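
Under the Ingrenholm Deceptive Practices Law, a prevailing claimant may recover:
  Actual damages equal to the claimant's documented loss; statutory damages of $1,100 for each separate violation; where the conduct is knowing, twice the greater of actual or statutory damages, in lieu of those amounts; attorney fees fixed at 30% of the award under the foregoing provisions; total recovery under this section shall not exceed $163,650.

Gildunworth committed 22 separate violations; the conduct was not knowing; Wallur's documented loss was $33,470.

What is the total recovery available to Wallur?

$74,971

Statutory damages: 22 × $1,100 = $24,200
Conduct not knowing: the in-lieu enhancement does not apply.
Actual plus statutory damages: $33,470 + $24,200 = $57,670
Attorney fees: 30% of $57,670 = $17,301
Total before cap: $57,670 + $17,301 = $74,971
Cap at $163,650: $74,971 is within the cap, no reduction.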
········
▶ **Action item**
Each entry needs to be copied out exactly as written.

▶ **Response to the exercise**
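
Under the Ingrenholm Deceptive Practices Law, a prevailing claimant may recover:
  Actual damages equal to the claimant's documented loss; statutory damages of $1,100 for each separate violation; where the conduct is knowing, twice the greater of actual or statutory damages, in lieu of those amounts; attorney fees fixed at 30% of the award under the foregoing provisions; total recovery under this section shall not exceed $163,650.

Gildunworth committed 22 separate violations; the conduct was not knowing; Wallur's documented loss was $33,470.

What is the total recovery available to Wallur?

$74,971

Statutory damages: 22 × $1,100 = $24,200
Conduct not knowing: the in-lieu enhancement does not apply.
Actual plus statutory damages: $33,470 + $24,200 = $57,670
Attorney fees: 30% of $57,670 = $17,301
Total before cap: $57,670 + $17,301 = $74,971
Cap at $163,650: $74,971 is within the cap, no reduction.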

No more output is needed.